[What you are asked to do]
What appears from the first line of the data below through the line containing "cons(a, V)) → V", both included, should be copied exactly, and nothing else.

[Dataset entries]
------------------------------------------------------------------------

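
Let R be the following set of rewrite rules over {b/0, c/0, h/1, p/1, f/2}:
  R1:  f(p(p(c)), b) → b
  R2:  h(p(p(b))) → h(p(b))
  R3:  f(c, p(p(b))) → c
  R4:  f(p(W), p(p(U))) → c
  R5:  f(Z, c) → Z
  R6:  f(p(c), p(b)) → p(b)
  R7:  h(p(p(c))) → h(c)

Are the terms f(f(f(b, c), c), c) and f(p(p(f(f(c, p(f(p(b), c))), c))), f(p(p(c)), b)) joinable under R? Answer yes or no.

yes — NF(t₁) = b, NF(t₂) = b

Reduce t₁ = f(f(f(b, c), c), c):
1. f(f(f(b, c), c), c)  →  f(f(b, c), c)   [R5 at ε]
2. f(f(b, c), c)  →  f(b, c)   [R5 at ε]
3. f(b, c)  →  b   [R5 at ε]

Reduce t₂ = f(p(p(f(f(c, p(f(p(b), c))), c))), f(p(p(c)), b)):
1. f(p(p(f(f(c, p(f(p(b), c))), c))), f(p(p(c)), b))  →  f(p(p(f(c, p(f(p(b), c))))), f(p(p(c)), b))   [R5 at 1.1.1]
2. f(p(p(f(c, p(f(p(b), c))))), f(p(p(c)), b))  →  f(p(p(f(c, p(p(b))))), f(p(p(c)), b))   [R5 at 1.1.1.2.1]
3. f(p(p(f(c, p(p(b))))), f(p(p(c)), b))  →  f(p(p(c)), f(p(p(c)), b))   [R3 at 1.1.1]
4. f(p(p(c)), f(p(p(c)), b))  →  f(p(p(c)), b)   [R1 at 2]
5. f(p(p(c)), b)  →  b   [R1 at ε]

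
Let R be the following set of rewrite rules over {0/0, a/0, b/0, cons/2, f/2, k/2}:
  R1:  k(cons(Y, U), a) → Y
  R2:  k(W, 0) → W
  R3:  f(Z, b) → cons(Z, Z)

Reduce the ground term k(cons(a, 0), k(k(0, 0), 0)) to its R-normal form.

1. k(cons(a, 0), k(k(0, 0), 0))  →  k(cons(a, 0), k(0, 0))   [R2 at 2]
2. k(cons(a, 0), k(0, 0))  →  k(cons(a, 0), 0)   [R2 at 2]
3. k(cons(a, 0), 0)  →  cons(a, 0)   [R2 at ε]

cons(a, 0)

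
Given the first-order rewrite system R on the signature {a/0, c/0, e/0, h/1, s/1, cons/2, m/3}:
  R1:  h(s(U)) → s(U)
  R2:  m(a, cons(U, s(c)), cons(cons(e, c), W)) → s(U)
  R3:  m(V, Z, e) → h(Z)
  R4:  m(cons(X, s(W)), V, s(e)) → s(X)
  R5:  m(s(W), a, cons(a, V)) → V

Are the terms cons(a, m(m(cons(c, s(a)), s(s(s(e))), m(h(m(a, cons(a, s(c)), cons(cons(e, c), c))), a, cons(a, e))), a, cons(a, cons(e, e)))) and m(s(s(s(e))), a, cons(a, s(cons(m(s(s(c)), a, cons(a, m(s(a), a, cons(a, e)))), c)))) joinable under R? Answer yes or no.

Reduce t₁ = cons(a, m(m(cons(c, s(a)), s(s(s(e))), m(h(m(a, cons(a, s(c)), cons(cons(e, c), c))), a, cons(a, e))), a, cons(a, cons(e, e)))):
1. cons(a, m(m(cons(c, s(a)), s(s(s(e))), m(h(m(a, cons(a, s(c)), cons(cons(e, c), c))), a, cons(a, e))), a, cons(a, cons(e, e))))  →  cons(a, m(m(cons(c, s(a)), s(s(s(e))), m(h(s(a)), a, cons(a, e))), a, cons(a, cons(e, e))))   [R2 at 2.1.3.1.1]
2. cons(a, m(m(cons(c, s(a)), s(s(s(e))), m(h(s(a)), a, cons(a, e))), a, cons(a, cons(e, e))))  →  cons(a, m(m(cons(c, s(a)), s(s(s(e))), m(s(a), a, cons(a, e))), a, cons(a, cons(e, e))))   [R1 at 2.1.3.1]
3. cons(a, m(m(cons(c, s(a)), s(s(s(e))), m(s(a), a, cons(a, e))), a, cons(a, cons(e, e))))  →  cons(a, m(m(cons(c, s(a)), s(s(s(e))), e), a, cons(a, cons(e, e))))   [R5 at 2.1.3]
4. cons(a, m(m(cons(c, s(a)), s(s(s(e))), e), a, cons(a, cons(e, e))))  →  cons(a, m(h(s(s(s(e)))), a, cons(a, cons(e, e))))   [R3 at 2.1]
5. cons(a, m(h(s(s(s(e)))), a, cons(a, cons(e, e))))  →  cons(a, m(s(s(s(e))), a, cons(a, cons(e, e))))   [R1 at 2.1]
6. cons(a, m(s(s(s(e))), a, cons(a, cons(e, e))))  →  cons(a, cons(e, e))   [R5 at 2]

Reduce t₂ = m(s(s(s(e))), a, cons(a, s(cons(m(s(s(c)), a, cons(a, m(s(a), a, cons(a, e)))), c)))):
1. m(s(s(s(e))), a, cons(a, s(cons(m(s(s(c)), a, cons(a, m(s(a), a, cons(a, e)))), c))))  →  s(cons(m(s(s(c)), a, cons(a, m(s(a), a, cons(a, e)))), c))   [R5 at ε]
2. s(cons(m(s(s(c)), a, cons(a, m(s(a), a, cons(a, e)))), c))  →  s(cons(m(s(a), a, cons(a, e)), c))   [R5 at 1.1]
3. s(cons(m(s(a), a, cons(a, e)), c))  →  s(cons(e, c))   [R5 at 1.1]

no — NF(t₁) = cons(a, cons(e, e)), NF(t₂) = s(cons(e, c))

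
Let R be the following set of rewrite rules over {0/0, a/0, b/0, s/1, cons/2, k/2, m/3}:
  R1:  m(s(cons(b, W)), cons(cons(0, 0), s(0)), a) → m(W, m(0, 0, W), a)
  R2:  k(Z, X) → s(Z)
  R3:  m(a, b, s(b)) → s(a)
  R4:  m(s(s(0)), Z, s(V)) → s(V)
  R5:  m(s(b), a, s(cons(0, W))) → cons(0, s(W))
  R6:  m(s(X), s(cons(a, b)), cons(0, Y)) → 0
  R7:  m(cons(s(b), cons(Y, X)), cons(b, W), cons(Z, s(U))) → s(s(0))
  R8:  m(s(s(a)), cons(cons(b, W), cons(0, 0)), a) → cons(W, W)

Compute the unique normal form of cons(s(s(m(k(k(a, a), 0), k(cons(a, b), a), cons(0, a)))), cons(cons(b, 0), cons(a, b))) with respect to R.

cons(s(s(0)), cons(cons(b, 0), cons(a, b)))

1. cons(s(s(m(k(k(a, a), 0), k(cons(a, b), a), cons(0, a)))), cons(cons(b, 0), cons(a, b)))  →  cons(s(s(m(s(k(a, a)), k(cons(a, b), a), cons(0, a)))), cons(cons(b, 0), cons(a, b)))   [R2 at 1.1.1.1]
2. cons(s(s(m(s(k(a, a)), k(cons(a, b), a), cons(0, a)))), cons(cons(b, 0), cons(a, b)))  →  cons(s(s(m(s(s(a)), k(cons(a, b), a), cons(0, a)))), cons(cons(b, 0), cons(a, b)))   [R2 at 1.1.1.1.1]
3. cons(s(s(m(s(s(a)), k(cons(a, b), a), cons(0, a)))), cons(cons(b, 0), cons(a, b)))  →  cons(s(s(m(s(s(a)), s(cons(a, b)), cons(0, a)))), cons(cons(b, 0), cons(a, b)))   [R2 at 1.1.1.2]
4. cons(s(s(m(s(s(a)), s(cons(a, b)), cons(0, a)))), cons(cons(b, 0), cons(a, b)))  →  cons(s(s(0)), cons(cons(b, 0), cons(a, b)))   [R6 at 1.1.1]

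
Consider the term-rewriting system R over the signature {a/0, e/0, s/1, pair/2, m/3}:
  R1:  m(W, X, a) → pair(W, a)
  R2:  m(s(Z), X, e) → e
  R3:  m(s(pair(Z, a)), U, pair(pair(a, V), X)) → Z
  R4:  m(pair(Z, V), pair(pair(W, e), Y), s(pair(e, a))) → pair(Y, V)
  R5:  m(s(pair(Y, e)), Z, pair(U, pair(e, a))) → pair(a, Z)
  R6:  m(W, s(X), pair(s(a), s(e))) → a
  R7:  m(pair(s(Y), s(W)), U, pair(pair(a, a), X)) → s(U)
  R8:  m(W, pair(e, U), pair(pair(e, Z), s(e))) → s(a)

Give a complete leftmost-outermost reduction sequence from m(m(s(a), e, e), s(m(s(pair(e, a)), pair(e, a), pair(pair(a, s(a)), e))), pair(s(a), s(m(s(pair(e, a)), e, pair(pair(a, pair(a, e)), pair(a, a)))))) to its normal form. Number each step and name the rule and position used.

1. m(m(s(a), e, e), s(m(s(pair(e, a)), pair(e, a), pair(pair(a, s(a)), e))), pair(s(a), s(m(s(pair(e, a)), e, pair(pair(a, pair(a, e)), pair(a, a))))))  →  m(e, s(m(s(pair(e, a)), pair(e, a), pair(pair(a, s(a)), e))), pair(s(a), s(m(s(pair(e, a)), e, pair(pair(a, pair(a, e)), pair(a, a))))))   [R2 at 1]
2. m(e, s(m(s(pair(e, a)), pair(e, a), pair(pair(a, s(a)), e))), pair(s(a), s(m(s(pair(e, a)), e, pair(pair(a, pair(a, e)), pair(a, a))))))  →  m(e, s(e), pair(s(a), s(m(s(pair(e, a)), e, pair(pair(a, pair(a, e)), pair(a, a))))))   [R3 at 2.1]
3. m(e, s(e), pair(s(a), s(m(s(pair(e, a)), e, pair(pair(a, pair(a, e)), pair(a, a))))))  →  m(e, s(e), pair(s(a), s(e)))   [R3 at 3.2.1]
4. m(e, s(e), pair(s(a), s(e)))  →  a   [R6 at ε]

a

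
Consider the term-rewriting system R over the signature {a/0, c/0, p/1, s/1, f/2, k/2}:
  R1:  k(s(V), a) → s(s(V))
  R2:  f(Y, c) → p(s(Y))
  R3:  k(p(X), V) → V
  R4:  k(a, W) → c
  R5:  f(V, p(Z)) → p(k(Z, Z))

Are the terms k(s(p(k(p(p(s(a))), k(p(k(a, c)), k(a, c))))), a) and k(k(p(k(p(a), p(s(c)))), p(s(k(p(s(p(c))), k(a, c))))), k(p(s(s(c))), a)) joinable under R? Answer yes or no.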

------------------------------------------------------------------------

[Written response]
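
Let R be the following set of rewrite rules over {b/0, c/0, h/1, p/1, f/2}:
  R1:  f(p(p(c)), b) → b
  R2:  h(p(p(b))) → h(p(b))
  R3:  f(c, p(p(b))) → c
  R4:  f(p(W), p(p(U))) → c
  R5:  f(Z, c) → Z
  R6:  f(p(c), p(b)) → p(b)
  R7:  h(p(p(c))) → h(c)

Are the terms f(f(f(b, c), c), c) and f(p(p(f(f(c, p(f(p(b), c))), c))), f(p(p(c)), b)) joinable under R? Answer yes or no.

yes — NF(t₁) = b, NF(t₂) = b

Reduce t₁ = f(f(f(b, c), c), c):
1. f(f(f(b, c), c), c)  →  f(f(b, c), c)   [R5 at ε]
2. f(f(b, c), c)  →  f(b, c)   [R5 at ε]
3. f(b, c)  →  b   [R5 at ε]

Reduce t₂ = f(p(p(f(f(c, p(f(p(b), c))), c))), f(p(p(c)), b)):
1. f(p(p(f(f(c, p(f(p(b), c))), c))), f(p(p(c)), b))  →  f(p(p(f(c, p(f(p(b), c))))), f(p(p(c)), b))   [R5 at 1.1.1]
2. f(p(p(f(c, p(f(p(b), c))))), f(p(p(c)), b))  →  f(p(p(f(c, p(p(b))))), f(p(p(c)), b))   [R5 at 1.1.1.2.1]
3. f(p(p(f(c, p(p(b))))), f(p(p(c)), b))  →  f(p(p(c)), f(p(p(c)), b))   [R3 at 1.1.1]
4. f(p(p(c)), f(p(p(c)), b))  →  f(p(p(c)), b)   [R1 at 2]
5. f(p(p(c)), b)  →  b   [R1 at ε]

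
Let R be the following set of rewrite rules over {0/0, a/0, b/0, cons/2, f/2, k/2}:
  R1:  k(cons(Y, U), a) → Y
  R2:  k(W, 0) → W
  R3:  f(Z, b) → cons(Z, Z)

Reduce the ground term k(cons(a, 0), k(k(0, 0), 0)) to its R-normal form.

1. k(cons(a, 0), k(k(0, 0), 0))  →  k(cons(a, 0), k(0, 0))   [R2 at 2]
2. k(cons(a, 0), k(0, 0))  →  k(cons(a, 0), 0)   [R2 at 2]
3. k(cons(a, 0), 0)  →  cons(a, 0)   [R2 at ε]

cons(a, 0)

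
Given the first-order rewrite system R on the signature {a/0, c/0, e/0, h/1, s/1, cons/2, m/3}:
  R1:  h(s(U)) → s(U)
  R2:  m(a, cons(U, s(c)), cons(cons(e, c), W)) → s(U)
  R3:  m(V, Z, e) → h(Z)
  R4:  m(cons(X, s(W)), V, s(e)) → s(X)
  R5:  m(s(W), a, cons(a, V)) → V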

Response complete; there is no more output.